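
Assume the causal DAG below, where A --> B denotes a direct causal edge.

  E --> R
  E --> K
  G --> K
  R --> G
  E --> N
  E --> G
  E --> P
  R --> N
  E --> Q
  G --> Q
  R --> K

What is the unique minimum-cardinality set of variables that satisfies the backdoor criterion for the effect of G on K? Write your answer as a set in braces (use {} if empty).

Variables eligible for adjustment (non-descendants of G, excluding G and K): {E, N, P, R}.
Backdoor paths from G to K:
  P1: G <- E -> R -> K
  P2: G <- E -> K
  P3: G <- E -> N <- R -> K
  P4: G <- R <- E -> K
  P5: G <- R -> K
  P6: G <- R -> N <- E -> K
The empty set is not sufficient: P1 (G <- E -> R -> K) has no collider blocking it and no conditioned non-collider, so it is open.
Try {E, R}:
  P1: blocked at fork node E ∈ conditioning set.
  P2: blocked at fork node E ∈ conditioning set.
  P3: blocked at fork node E ∈ conditioning set.
  P4: blocked at chain node R ∈ conditioning set.
  P5: blocked at fork node R ∈ conditioning set.
  P6: blocked at fork node R ∈ conditioning set.
{E, R} contains no descendant of G and blocks every backdoor path.
Every element of {E, R} is needed (dropping E leaves P2 open; dropping R leaves P5 open), so no proper subset is valid.
Among all size-2 subsets of the eligible variables, only {E, R} blocks every backdoor path, so it is the unique smallest valid adjustment set.

{E, R}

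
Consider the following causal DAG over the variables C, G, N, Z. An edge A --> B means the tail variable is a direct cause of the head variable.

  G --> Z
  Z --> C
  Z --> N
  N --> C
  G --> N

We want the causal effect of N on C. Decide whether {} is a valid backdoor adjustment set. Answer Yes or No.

Backdoor paths from N to C (paths whose first edge points into N):
  P1: N <- G -> Z -> C
  P2: N <- Z -> C
Condition 1 (no descendant of N in the set): holds — descendants of N are {C}; none are in {}.
Condition 2 (every backdoor path blocked by {}):
  P1: open — no interior node is in the conditioning set.
  P2: open — no interior node is in the conditioning set.
{} does not satisfy the backdoor criterion.

No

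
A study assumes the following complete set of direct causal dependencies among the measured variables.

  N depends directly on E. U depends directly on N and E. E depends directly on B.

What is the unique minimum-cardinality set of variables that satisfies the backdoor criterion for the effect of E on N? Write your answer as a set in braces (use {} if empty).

Variables eligible for adjustment (non-descendants of E, excluding E and N): {B}.
Backdoor paths from E to N:
  (none)
With no backdoor paths the empty set already satisfies the criterion, and it is trivially minimal.

{}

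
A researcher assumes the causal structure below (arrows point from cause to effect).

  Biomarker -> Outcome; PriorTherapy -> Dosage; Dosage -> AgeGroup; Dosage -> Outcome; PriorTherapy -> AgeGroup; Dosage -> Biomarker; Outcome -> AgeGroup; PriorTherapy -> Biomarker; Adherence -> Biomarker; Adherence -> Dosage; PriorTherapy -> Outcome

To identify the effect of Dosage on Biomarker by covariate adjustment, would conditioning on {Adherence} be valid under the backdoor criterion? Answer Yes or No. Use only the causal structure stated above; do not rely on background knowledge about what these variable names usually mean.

Backdoor paths from Dosage to Biomarker (paths whose first edge points into Dosage):
  P1: Dosage <- PriorTherapy -> Biomarker
  P2: Dosage <- PriorTherapy -> Outcome <- Biomarker
  P3: Dosage <- PriorTherapy -> AgeGroup <- Outcome <- Biomarker
  P4: Dosage <- Adherence -> Biomarker
Condition 1 (no descendant of Dosage in the set): holds — descendants of Dosage are {AgeGroup, Biomarker, Outcome}; none are in {Adherence}.
Condition 2 (every backdoor path blocked by {Adherence}):
  P1: open — no interior node is in the conditioning set.
  P2: blocked at collider Outcome (neither it nor any descendant is in the conditioning set).
  P3: blocked at collider AgeGroup (neither it nor any descendant is in the conditioning set).
  P4: blocked at fork node Adherence ∈ conditioning set.
{Adherence} does not satisfy the backdoor criterion.

No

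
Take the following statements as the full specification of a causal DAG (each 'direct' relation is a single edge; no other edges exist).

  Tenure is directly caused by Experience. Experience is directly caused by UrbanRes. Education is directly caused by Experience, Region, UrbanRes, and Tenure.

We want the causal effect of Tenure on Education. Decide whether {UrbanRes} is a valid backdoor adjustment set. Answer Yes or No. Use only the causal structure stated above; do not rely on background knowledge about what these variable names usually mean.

Backdoor paths from Tenure to Education (paths whose first edge points into Tenure):
  P1: Tenure <- Experience <- UrbanRes -> Education
  P2: Tenure <- Experience -> Education
Condition 1 (no descendant of Tenure in the set): holds — descendants of Tenure are {Education}; none are in {UrbanRes}.
Condition 2 (every backdoor path blocked by {UrbanRes}):
  P1: blocked at fork node UrbanRes ∈ conditioning set.
  P2: open — no interior node is in the conditioning set.
{UrbanRes} does not satisfy the backdoor criterion.

No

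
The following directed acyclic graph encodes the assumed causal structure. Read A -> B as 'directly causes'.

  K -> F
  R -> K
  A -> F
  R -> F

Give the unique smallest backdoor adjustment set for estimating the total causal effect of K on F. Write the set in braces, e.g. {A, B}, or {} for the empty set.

{R}

Variables eligible for adjustment (non-descendants of K, excluding K and F): {A, R}.
Backdoor paths from K to F:
  P1: K <- R -> F
The empty set is not sufficient: P1 (K <- R -> F) has no collider blocking it and no conditioned non-collider, so it is open.
Try {R}:
  P1: blocked at fork node R ∈ conditioning set.
{R} contains no descendant of K and blocks every backdoor path.
No other singleton works — e.g. {A} leaves P1 open — so {R} is the unique smallest valid adjustment set.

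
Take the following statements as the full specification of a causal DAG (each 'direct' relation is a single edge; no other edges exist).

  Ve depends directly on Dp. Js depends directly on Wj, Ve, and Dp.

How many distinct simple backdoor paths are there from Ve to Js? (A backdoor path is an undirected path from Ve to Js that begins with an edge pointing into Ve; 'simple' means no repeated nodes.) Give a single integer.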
####
TASK REQUIREMENTS — The string "below" may occur in the listing; show every line where it does.

SOLVED PROBLEM —
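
Assume the causal DAG below, where A --> B denotes a direct causal edge.
A researcher assumes the causal structure below (arrows point from cause to effect).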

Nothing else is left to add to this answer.